_DATASET:_
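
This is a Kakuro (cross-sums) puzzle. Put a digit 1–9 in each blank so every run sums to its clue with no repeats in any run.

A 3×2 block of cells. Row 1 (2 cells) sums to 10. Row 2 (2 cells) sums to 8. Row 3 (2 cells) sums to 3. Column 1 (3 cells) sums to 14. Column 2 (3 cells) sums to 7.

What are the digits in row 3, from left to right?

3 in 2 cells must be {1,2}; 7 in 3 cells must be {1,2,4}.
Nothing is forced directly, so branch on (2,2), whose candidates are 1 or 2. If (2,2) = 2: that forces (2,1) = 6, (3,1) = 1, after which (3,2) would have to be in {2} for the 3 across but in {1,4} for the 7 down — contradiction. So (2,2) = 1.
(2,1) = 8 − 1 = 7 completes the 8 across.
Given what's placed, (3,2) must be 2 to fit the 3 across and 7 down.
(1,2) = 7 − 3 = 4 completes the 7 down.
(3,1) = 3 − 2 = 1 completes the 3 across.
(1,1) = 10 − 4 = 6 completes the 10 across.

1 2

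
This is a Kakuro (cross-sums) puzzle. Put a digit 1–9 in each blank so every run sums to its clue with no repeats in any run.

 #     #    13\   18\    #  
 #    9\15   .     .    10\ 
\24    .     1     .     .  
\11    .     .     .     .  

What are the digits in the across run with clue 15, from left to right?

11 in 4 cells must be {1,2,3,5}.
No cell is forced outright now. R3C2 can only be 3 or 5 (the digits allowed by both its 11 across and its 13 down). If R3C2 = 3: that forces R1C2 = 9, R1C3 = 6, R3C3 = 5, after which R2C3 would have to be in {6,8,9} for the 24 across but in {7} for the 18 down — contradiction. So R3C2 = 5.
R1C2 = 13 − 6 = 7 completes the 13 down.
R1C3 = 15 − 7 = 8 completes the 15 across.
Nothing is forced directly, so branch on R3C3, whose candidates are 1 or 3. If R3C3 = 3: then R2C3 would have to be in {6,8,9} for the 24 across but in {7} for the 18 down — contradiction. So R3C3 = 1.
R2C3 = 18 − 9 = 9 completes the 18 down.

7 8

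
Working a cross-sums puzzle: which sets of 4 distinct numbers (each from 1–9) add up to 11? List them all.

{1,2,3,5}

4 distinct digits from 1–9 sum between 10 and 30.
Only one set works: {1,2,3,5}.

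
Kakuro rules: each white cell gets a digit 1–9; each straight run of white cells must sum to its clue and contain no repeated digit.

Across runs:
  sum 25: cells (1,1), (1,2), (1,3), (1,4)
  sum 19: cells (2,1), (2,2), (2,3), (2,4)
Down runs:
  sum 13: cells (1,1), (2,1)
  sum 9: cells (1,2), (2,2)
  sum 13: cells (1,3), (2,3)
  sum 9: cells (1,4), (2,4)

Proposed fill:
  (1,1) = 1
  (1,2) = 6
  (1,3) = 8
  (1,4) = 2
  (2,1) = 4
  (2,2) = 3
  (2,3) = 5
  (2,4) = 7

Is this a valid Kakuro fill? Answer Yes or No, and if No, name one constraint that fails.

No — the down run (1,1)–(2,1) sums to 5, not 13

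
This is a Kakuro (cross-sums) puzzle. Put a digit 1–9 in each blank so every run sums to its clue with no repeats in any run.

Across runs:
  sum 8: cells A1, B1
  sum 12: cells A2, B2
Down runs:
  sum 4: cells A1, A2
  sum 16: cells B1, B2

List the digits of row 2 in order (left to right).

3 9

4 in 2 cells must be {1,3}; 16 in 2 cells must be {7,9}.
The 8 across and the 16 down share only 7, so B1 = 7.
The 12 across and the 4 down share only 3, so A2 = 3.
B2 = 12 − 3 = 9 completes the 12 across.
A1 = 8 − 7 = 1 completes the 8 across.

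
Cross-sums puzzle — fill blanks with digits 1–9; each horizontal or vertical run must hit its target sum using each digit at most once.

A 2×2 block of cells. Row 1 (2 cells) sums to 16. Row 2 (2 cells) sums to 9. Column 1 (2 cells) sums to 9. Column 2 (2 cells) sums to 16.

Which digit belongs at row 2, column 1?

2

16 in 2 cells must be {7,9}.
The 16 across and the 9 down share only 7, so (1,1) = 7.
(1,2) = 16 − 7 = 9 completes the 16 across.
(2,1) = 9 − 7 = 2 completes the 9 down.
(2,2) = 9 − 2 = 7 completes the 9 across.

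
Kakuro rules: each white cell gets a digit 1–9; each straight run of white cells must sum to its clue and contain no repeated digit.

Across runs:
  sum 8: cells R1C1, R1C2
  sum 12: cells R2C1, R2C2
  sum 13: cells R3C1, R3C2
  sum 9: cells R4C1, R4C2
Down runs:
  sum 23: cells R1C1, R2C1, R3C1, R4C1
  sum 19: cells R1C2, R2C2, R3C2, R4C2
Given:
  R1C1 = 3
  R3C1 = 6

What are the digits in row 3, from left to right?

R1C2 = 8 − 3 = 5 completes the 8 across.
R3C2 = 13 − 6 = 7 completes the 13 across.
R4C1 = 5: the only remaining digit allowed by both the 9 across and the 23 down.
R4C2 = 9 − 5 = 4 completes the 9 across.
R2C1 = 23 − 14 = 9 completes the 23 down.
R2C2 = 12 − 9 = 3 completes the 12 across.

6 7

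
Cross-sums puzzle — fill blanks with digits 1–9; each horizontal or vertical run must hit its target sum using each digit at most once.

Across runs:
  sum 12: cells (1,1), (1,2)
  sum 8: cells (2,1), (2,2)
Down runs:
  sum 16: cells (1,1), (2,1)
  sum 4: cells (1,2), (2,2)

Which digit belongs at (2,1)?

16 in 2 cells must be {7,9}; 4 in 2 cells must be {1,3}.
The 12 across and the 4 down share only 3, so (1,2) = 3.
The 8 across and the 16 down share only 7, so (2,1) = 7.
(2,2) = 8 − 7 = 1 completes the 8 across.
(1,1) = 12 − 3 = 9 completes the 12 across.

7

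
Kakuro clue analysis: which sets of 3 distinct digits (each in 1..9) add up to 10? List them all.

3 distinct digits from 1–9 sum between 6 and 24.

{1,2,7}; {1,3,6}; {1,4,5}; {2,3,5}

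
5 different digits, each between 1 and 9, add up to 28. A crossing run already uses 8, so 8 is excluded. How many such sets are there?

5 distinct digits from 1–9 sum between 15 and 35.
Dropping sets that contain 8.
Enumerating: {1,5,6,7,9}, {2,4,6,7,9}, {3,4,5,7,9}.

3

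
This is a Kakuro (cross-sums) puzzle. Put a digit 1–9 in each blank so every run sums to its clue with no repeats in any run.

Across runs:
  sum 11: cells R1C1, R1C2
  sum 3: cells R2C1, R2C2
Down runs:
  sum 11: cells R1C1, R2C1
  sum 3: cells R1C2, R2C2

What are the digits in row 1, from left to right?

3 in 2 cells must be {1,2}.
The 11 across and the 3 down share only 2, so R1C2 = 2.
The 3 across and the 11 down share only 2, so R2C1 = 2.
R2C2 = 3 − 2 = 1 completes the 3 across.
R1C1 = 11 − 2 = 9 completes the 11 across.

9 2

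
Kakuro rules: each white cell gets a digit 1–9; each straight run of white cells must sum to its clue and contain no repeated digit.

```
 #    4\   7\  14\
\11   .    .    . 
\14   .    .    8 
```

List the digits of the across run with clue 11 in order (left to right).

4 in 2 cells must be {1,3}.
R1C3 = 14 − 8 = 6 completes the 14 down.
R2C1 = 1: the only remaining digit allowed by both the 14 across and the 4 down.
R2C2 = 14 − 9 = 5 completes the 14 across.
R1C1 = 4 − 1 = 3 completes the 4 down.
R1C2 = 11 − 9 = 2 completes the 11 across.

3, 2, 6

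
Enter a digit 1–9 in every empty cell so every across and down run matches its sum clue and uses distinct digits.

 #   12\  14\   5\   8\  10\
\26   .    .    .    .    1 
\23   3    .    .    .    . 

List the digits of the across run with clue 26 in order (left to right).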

_WORK REQUIRED:_ Could you reproduce every record exactly as shown above?

_REPLY:_
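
This is a Kakuro (cross-sums) puzzle. Put a digit 1–9 in each blank so every run sums to its clue with no repeats in any run.

A 3×2 block of cells. Row 1 (2 cells) sums to 10. Row 2 (2 cells) sums to 8. Row 3 (2 cells) sums to 3. Column 1 (3 cells) sums to 14. Column 2 (3 cells) sums to 7.

What are the digits in row 3, from left to right?

3 in 2 cells must be {1,2}; 7 in 3 cells must be {1,2,4}.
Nothing is forced directly, so branch on (2,2), whose candidates are 1 or 2. If (2,2) = 2: that forces (2,1) = 6, (3,1) = 1, after which (3,2) would have to be in {2} for the 3 across but in {1,4} for the 7 down — contradiction. So (2,2) = 1.
(2,1) = 8 − 1 = 7 completes the 8 across.
Given what's placed, (3,2) must be 2 to fit the 3 across and 7 down.
(1,2) = 7 − 3 = 4 completes the 7 down.
(3,1) = 3 − 2 = 1 completes the 3 across.
(1,1) = 10 − 4 = 6 completes the 10 across.

1 2

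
This is a Kakuro (cross-sums) puzzle. Put a digit 1–9 in each blank so every run sums to its clue with no repeats in any run.

 #     #    13\   18\    #  
 #    9\15   .     .    10\ 
\24    .     1     .     .  
\11    .     .     .     .  

What are the digits in the across run with clue 15, from left to right?

11 in 4 cells must be {1,2,3,5}.
No cell is forced outright now. R3C2 can only be 3 or 5 (the digits allowed by both its 11 across and its 13 down). If R3C2 = 3: that forces R1C2 = 9, R1C3 = 6, R3C3 = 5, after which R2C3 would have to be in {6,8,9} for the 24 across but in {7} for the 18 down — contradiction. So R3C2 = 5.
R1C2 = 13 − 6 = 7 completes the 13 down.
R1C3 = 15 − 7 = 8 completes the 15 across.
Nothing is forced directly, so branch on R3C3, whose candidates are 1 or 3. If R3C3 = 3: then R2C3 would have to be in {6,8,9} for the 24 across but in {7} for the 18 down — contradiction. So R3C3 = 1.
R2C3 = 18 − 9 = 9 completes the 18 down.

7 8

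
Working a cross-sums puzzle: which sets of 4 distinct numbers (each from 1–9) add up to 11? List them all.

{1,2,3,5}

4 distinct digits from 1–9 sum between 10 and 30.
Only one set works: {1,2,3,5}.

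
Kakuro rules: each white cell gets a digit 1–9; each straight run of white cells must sum to its clue and contain no repeated digit.

Across runs:
  sum 25: cells (1,1), (1,2), (1,3), (1,4)
  sum 19: cells (2,1), (2,2), (2,3), (2,4)
Down runs:
  sum 13: cells (1,1), (2,1)
  sum 9: cells (1,2), (2,2)
  sum 13: cells (1,3), (2,3)
  sum 9: cells (1,4), (2,4)

Proposed fill:
  (1,1) = 1
  (1,2) = 6
  (1,3) = 8
  (1,4) = 2
  (2,1) = 4
  (2,2) = 3
  (2,3) = 5
  (2,4) = 7

Is this a valid Kakuro fill? Answer Yes or No, and if No, name one constraint that fails.

No — the down run (1,1)–(2,1) sums to 5, not 13

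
This is a Kakuro (cross-sums) puzzle. Put a digit 1–9 in each blank so every run sums to its clue with no repeats in any run.

Across runs:
  sum 8: cells A1, B1
  sum 12: cells A2, B2
Down runs:
  sum 4: cells A1, A2
  sum 16: cells B1, B2

List the digits of row 2 in order (left to right).

3 9

4 in 2 cells must be {1,3}; 16 in 2 cells must be {7,9}.
The 8 across and the 16 down share only 7, so B1 = 7.
The 12 across and the 4 down share only 3, so A2 = 3.
B2 = 12 − 3 = 9 completes the 12 across.
A1 = 8 − 7 = 1 completes the 8 across.

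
Cross-sums puzzle — fill blanks with digits 1–9; each horizontal or vertical run must hit its target sum using each digit at most once.

A 2×2 block of cells. Row 1 (2 cells) sums to 16. Row 2 (2 cells) sums to 9. Column 1 (2 cells) sums to 9. Column 2 (2 cells) sums to 16.

Which digit belongs at row 2, column 1?

2

16 in 2 cells must be {7,9}.
The 16 across and the 9 down share only 7, so (1,1) = 7.
(1,2) = 16 − 7 = 9 completes the 16 across.
(2,1) = 9 − 7 = 2 completes the 9 down.
(2,2) = 9 − 2 = 7 completes the 9 across.

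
Kakuro rules: each white cell gets a digit 1–9; each straight run of white cells must sum to its clue and contain no repeated digit.

Across runs:
  sum 8: cells R1C1, R1C2
  sum 12: cells R2C1, R2C2
  sum 13: cells R3C1, R3C2
  sum 9: cells R4C1, R4C2
Down runs:
  sum 23: cells R1C1, R2C1, R3C1, R4C1
  sum 19: cells R1C2, R2C2, R3C2, R4C2
Given:
  R1C1 = 3
  R3C1 = 6

What are the digits in row 3, from left to right?

R1C2 = 8 − 3 = 5 completes the 8 across.
R3C2 = 13 − 6 = 7 completes the 13 across.
R4C1 = 5: the only remaining digit allowed by both the 9 across and the 23 down.
R4C2 = 9 − 5 = 4 completes the 9 across.
R2C1 = 23 − 14 = 9 completes the 23 down.
R2C2 = 12 − 9 = 3 completes the 12 across.

6 7

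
Cross-sums puzzle — fill blanks with digits 1–9; each horizontal or vertical run must hit its target sum using each digit at most once.

Across runs:
  sum 12: cells (1,1), (1,2)
  sum 8: cells (2,1), (2,2)
Down runs:
  sum 16: cells (1,1), (2,1)
  sum 4: cells (1,2), (2,2)

Which digit belongs at (2,1)?

16 in 2 cells must be {7,9}; 4 in 2 cells must be {1,3}.
The 12 across and the 4 down share only 3, so (1,2) = 3.
The 8 across and the 16 down share only 7, so (2,1) = 7.
(2,2) = 8 − 7 = 1 completes the 8 across.
(1,1) = 12 − 3 = 9 completes the 12 across.

7

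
Kakuro clue analysis: which sets of 3 distinct digits (each in 1..9) add up to 10? List them all.

3 distinct digits from 1–9 sum between 6 and 24.

{1,2,7}; {1,3,6}; {1,4,5}; {2,3,5}

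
5 different digits, each between 1 and 9, add up to 28. A crossing run already uses 8, so 8 is excluded. How many such sets are there?

5 distinct digits from 1–9 sum between 15 and 35.
Dropping sets that contain 8.
Enumerating: {1,5,6,7,9}, {2,4,6,7,9}, {3,4,5,7,9}.

3

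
This is a Kakuro (cross-sums) puzzle. Put a digit 1–9 in each blank so every run sums to its clue with no repeats in any run.

Across runs:
  sum 11: cells R1C1, R1C2
  sum 3: cells R2C1, R2C2
Down runs:
  sum 11: cells R1C1, R2C1
  sum 3: cells R1C2, R2C2

What are the digits in row 1, from left to right?

3 in 2 cells must be {1,2}.
The 11 across and the 3 down share only 2, so R1C2 = 2.
The 3 across and the 11 down share only 2, so R2C1 = 2.
R2C2 = 3 − 2 = 1 completes the 3 across.
R1C1 = 11 − 2 = 9 completes the 11 across.

9 2

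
Kakuro rules: each white cell gets a digit 1–9; each straight run of white cells must sum to its clue and contain no repeated digit.

```
 #    4\   7\  14\
\11   .    .    . 
\14   .    .    8 
```

List the digits of the across run with clue 11 in order (left to right).

4 in 2 cells must be {1,3}.
R1C3 = 14 − 8 = 6 completes the 14 down.
R2C1 = 1: the only remaining digit allowed by both the 14 across and the 4 down.
R2C2 = 14 − 9 = 5 completes the 14 across.
R1C1 = 4 − 1 = 3 completes the 4 down.
R1C2 = 11 − 9 = 2 completes the 11 across.

3, 2, 6

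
Enter a digit 1–9 in every empty cell so every across and down run matches its sum clue and uses distinct digits.

 #   12\  14\   5\   8\  10\
\26   .    .    .    .    1 
\23   3    .    .    .    . 

List the digits of the across run with clue 26 in order (left to right).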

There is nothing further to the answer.